● EXERCISE AIM
This exercise needs the complete data reproduced exactly.

╭──

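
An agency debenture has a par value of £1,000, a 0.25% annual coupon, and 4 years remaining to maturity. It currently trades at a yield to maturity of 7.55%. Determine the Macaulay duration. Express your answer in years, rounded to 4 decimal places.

Periodic yield y = 0.0755. Discount each cash flow and weight by its year:
  t   CF        PV=CF/(1+0.0755)^t    t·PV
  1         2.50         2.3245         2.3245
  2         2.50         2.1613         4.3226
  3         2.50         2.0096         6.0288
  4     1,002.50       749.2776     2,997.1102
  Σ                    755.7730     3,009.7861
Price P = Σ PV = 755.7730.
Macaulay duration = Σ(t·PV) / P = 3,009.7861 / 755.7730 = 3.98239 years.

3.9824 years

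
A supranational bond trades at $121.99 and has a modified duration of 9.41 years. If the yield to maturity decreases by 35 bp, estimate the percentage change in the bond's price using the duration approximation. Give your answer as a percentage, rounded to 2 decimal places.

Duration approximation: ΔP/P ≈ -D_mod · Δy = -9.41 × (-0.0035) = +0.032935.
As a percentage: +3.2935%.

+3.29%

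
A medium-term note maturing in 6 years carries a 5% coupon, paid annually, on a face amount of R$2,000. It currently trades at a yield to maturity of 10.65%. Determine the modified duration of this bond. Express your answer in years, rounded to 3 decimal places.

Periodic yield y = 0.1065. First find Macaulay duration:
  t   CF        PV=CF/(1+0.1065)^t    t·PV
  1       100.00        90.3751        90.3751
  2       100.00        81.6765       163.3530
  3       100.00        73.8152       221.4456
  4       100.00        66.7105       266.8421
  5       100.00        60.2897       301.4484
  6     2,100.00     1,144.2233     6,865.3398
  Σ                  1,517.0902     7,908.8038
P = 1,517.0902; Macaulay duration = 7,908.8038 / 1,517.0902 = 5.21314 years.
Modified duration = D_Mac / (1 + y) = 5.21314 / 1.1065 = 4.71138 years.

4.711 years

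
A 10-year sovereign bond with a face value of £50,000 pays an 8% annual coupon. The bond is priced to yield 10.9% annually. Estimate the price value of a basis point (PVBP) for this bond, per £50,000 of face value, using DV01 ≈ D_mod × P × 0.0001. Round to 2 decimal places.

Periodic yield y = 0.109.
  t   CF        PV=CF/(1+0.109)^t    t·PV
  1     4,000.00     3,606.8530     3,606.8530
  2     4,000.00     3,252.3472     6,504.6944
  3     4,000.00     2,932.6846     8,798.0537
  4     4,000.00     2,644.4405    10,577.7622
  5     4,000.00     2,384.5271    11,922.6354
  6     4,000.00     2,150.1597    12,900.9581
  7     4,000.00     1,938.8275    13,571.7924
  8     4,000.00     1,748.2664    13,986.1316
  9     4,000.00     1,576.4350    14,187.9152
  10   54,000.00    19,190.1469   191,901.4686
  Σ                 41,424.6879   287,958.2646
P = 41,424.6879; D_Mac = 6.95137 yrs; D_mod = 6.26814 yrs.
DV01 ≈ 6.26814 × 41,424.6879 × 0.0001 = 25.965578.

£25.97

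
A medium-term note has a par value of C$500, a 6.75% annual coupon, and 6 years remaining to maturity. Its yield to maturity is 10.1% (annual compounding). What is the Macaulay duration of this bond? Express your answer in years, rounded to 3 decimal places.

Periodic yield y = 0.101. Discount each cash flow and weight by its year:
  t   CF        PV=CF/(1+0.101)^t    t·PV
  1        33.75        30.6540        30.6540
  2        33.75        27.8419        55.6838
  3        33.75        25.2878        75.8635
  4        33.75        22.9681        91.8723
  5        33.75        20.8611       104.3055
  6       533.75       299.6498     1,797.8987
  Σ                    427.2627     2,156.2778
Price P = Σ PV = 427.2627.
Macaulay duration = Σ(t·PV) / P = 2,156.2778 / 427.2627 = 5.04673 years.

5.047 years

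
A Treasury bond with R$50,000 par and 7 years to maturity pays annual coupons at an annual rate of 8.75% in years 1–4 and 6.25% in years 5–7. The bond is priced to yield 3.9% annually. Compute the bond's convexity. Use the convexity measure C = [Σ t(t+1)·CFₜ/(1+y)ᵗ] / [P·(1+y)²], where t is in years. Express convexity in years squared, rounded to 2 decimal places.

With y = 0.039:
  t   CF        PV=CF/(1+0.039)^t    t·PV        t(t+1)·PV
  1     4,375.00     4,210.7796     4,210.7796       8,421.5592
  2     4,375.00     4,052.7234     8,105.4468      24,316.3403
  3     4,375.00     3,900.6000    11,701.8000      46,807.1998
  4     4,375.00     3,754.1867    15,016.7468      75,083.7341
  5     3,125.00     2,580.9066    12,904.5329      77,427.1972
  6     3,125.00     2,484.0294    14,904.1766     104,329.2359
  7    53,125.00    40,643.4074   284,503.8516   2,276,030.8125
  Σ                 61,626.6330   351,347.3341   2,612,416.0790
P = 61,626.6330.
Convexity = Σ t(t+1)·PV / [P·(1+y)²] = 2,612,416.0790 / (61,626.6330 × 1.079521) = 39.26836.

39.27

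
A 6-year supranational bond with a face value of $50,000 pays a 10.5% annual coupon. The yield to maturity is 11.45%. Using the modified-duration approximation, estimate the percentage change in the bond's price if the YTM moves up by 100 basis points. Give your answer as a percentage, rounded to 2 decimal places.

Periodic yield y = 0.1145. Modified duration first:
  t   CF        PV=CF/(1+0.1145)^t    t·PV
  1     5,250.00     4,710.6326     4,710.6326
  2     5,250.00     4,226.6779     8,453.3559
  3     5,250.00     3,792.4432    11,377.3296
  4     5,250.00     3,402.8203    13,611.2811
  5     5,250.00     3,053.2259    15,266.1296
  6    55,250.00    28,830.4782   172,982.8690
  Σ                 48,016.2781   226,401.5977
P = 48,016.2781; D_Mac = 4.71510 yrs; D_mod = 4.71510/(1+0.1145) = 4.23069 yrs.
ΔP/P ≈ -D_mod · Δy = -4.23069 × (+0.01) = -0.042307 = -4.2307%.

-4.23%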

╰──

● YOUR SOLUTION
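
An agency debenture has a par value of £1,000, a 0.25% annual coupon, and 4 years remaining to maturity. It currently trades at a yield to maturity of 7.55%. Determine the Macaulay duration. Express your answer in years, rounded to 4 decimal places.

Periodic yield y = 0.0755. Discount each cash flow and weight by its year:
  t   CF        PV=CF/(1+0.0755)^t    t·PV
  1         2.50         2.3245         2.3245
  2         2.50         2.1613         4.3226
  3         2.50         2.0096         6.0288
  4     1,002.50       749.2776     2,997.1102
  Σ                    755.7730     3,009.7861
Price P = Σ PV = 755.7730.
Macaulay duration = Σ(t·PV) / P = 3,009.7861 / 755.7730 = 3.98239 years.

3.9824 years

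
A supranational bond trades at $121.99 and has a modified duration of 9.41 years. If the yield to maturity decreases by 35 bp, estimate the percentage change in the bond's price using the duration approximation. Give your answer as a percentage, rounded to 2 decimal places.

Duration approximation: ΔP/P ≈ -D_mod · Δy = -9.41 × (-0.0035) = +0.032935.
As a percentage: +3.2935%.

+3.29%

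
A medium-term note maturing in 6 years carries a 5% coupon, paid annually, on a face amount of R$2,000. It currently trades at a yield to maturity of 10.65%. Determine the modified duration of this bond. Express your answer in years, rounded to 3 decimal places.

Periodic yield y = 0.1065. First find Macaulay duration:
  t   CF        PV=CF/(1+0.1065)^t    t·PV
  1       100.00        90.3751        90.3751
  2       100.00        81.6765       163.3530
  3       100.00        73.8152       221.4456
  4       100.00        66.7105       266.8421
  5       100.00        60.2897       301.4484
  6     2,100.00     1,144.2233     6,865.3398
  Σ                  1,517.0902     7,908.8038
P = 1,517.0902; Macaulay duration = 7,908.8038 / 1,517.0902 = 5.21314 years.
Modified duration = D_Mac / (1 + y) = 5.21314 / 1.1065 = 4.71138 years.

4.711 years

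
A 10-year sovereign bond with a face value of £50,000 pays an 8% annual coupon. The bond is priced to yield 10.9% annually. Estimate the price value of a basis point (PVBP) for this bond, per £50,000 of face value, using DV01 ≈ D_mod × P × 0.0001. Round to 2 decimal places.

Periodic yield y = 0.109.
  t   CF        PV=CF/(1+0.109)^t    t·PV
  1     4,000.00     3,606.8530     3,606.8530
  2     4,000.00     3,252.3472     6,504.6944
  3     4,000.00     2,932.6846     8,798.0537
  4     4,000.00     2,644.4405    10,577.7622
  5     4,000.00     2,384.5271    11,922.6354
  6     4,000.00     2,150.1597    12,900.9581
  7     4,000.00     1,938.8275    13,571.7924
  8     4,000.00     1,748.2664    13,986.1316
  9     4,000.00     1,576.4350    14,187.9152
  10   54,000.00    19,190.1469   191,901.4686
  Σ                 41,424.6879   287,958.2646
P = 41,424.6879; D_Mac = 6.95137 yrs; D_mod = 6.26814 yrs.
DV01 ≈ 6.26814 × 41,424.6879 × 0.0001 = 25.965578.

£25.97

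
A medium-term note has a par value of C$500, a 6.75% annual coupon, and 6 years remaining to maturity. Its yield to maturity is 10.1% (annual compounding). What is the Macaulay duration of this bond? Express your answer in years, rounded to 3 decimal places.

Periodic yield y = 0.101. Discount each cash flow and weight by its year:
  t   CF        PV=CF/(1+0.101)^t    t·PV
  1        33.75        30.6540        30.6540
  2        33.75        27.8419        55.6838
  3        33.75        25.2878        75.8635
  4        33.75        22.9681        91.8723
  5        33.75        20.8611       104.3055
  6       533.75       299.6498     1,797.8987
  Σ                    427.2627     2,156.2778
Price P = Σ PV = 427.2627.
Macaulay duration = Σ(t·PV) / P = 2,156.2778 / 427.2627 = 5.04673 years.

5.047 years

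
A Treasury bond with R$50,000 par and 7 years to maturity pays annual coupons at an annual rate of 8.75% in years 1–4 and 6.25% in years 5–7. The bond is priced to yield 3.9% annually. Compute the bond's convexity. Use the convexity measure C = [Σ t(t+1)·CFₜ/(1+y)ᵗ] / [P·(1+y)²], where t is in years. Express convexity in years squared, rounded to 2 decimal places.

With y = 0.039:
  t   CF        PV=CF/(1+0.039)^t    t·PV        t(t+1)·PV
  1     4,375.00     4,210.7796     4,210.7796       8,421.5592
  2     4,375.00     4,052.7234     8,105.4468      24,316.3403
  3     4,375.00     3,900.6000    11,701.8000      46,807.1998
  4     4,375.00     3,754.1867    15,016.7468      75,083.7341
  5     3,125.00     2,580.9066    12,904.5329      77,427.1972
  6     3,125.00     2,484.0294    14,904.1766     104,329.2359
  7    53,125.00    40,643.4074   284,503.8516   2,276,030.8125
  Σ                 61,626.6330   351,347.3341   2,612,416.0790
P = 61,626.6330.
Convexity = Σ t(t+1)·PV / [P·(1+y)²] = 2,612,416.0790 / (61,626.6330 × 1.079521) = 39.26836.

39.27

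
A 6-year supranational bond with a face value of $50,000 pays a 10.5% annual coupon. The yield to maturity is 11.45%. Using the modified-duration approximation, estimate the percentage change in the bond's price if the YTM moves up by 100 basis points. Give your answer as a percentage, rounded to 2 decimal places.

Periodic yield y = 0.1145. Modified duration first:
  t   CF        PV=CF/(1+0.1145)^t    t·PV
  1     5,250.00     4,710.6326     4,710.6326
  2     5,250.00     4,226.6779     8,453.3559
  3     5,250.00     3,792.4432    11,377.3296
  4     5,250.00     3,402.8203    13,611.2811
  5     5,250.00     3,053.2259    15,266.1296
  6    55,250.00    28,830.4782   172,982.8690
  Σ                 48,016.2781   226,401.5977
P = 48,016.2781; D_Mac = 4.71510 yrs; D_mod = 4.71510/(1+0.1145) = 4.23069 yrs.
ΔP/P ≈ -D_mod · Δy = -4.23069 × (+0.01) = -0.042307 = -4.2307%.

-4.23%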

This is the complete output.